━━━━━ Information given ━━━━━

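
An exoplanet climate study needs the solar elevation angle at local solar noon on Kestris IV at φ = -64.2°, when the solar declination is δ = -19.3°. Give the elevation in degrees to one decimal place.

At local noon the hour angle is zero, so the zenith angle equals |φ − δ| = |-64.2° − (-19.300°)| = 44.900°.
Elevation = 90° − 44.900° = 45.1°.

45.1°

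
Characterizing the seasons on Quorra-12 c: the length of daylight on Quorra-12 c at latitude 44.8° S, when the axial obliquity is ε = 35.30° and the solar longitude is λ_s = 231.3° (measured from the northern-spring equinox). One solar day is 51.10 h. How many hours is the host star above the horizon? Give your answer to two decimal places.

Solar declination: sin δ = sin ε · sin λ_s = sin 35.30° × sin 231.3° = -0.45098, so δ = -26.806°.
cos H₀ = −tan φ · tan δ = −tan(-44.8°) × tan(-26.806°) = -0.5018, so H₀ = 2.0964 rad = 120.12°.
Daylight = 2H₀/(2π) × 51.10 h = (2.0964/π) × 51.10 = 34.10 h.

34.10 h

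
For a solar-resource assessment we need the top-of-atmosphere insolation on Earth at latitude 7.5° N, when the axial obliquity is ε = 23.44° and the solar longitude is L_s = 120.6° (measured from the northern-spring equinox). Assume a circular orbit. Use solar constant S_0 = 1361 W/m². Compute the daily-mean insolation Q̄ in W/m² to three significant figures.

Q̄ ≈ 434 W/m²

Solar declination: sin δ = sin ε · sin L_s = sin 23.44° × sin 120.6° = 0.34239, so δ = +20.023°.
cos h₀ = −tan(+7.5°) tan(+20.023°) = -0.0480, h₀ = 1.6188 rad.
Bracket: h₀ sin ϕ sin δ + cos ϕ cos δ sin h₀ = 1.6188×0.13053×0.34239 + 0.99144×0.93956×0.99885 = 0.072348 + 0.930446 = 1.002794.
Q̄ = (S_0/π) × [bracket] = (1361/π) × 1.002794 = 434.4 W/m².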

━━━━━

Assignment – Starting with the line that contains "For a solar-resource", output every line through the end of the listing above, unchanged.

Response –
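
For a solar-resource assessment we need the top-of-atmosphere insolation on Earth at latitude 7.5° N, when the axial obliquity is ε = 23.44° and the solar longitude is L_s = 120.6° (measured from the northern-spring equinox). Assume a circular orbit. Use solar constant S_0 = 1361 W/m². Compute the daily-mean insolation Q̄ in W/m² to three significant figures.

Q̄ ≈ 434 W/m²

Solar declination: sin δ = sin ε · sin L_s = sin 23.44° × sin 120.6° = 0.34239, so δ = +20.023°.
cos h₀ = −tan(+7.5°) tan(+20.023°) = -0.0480, h₀ = 1.6188 rad.
Bracket: h₀ sin ϕ sin δ + cos ϕ cos δ sin h₀ = 1.6188×0.13053×0.34239 + 0.99144×0.93956×0.99885 = 0.072348 + 0.930446 = 1.002794.
Q̄ = (S_0/π) × [bracket] = (1361/π) × 1.002794 = 434.4 W/m².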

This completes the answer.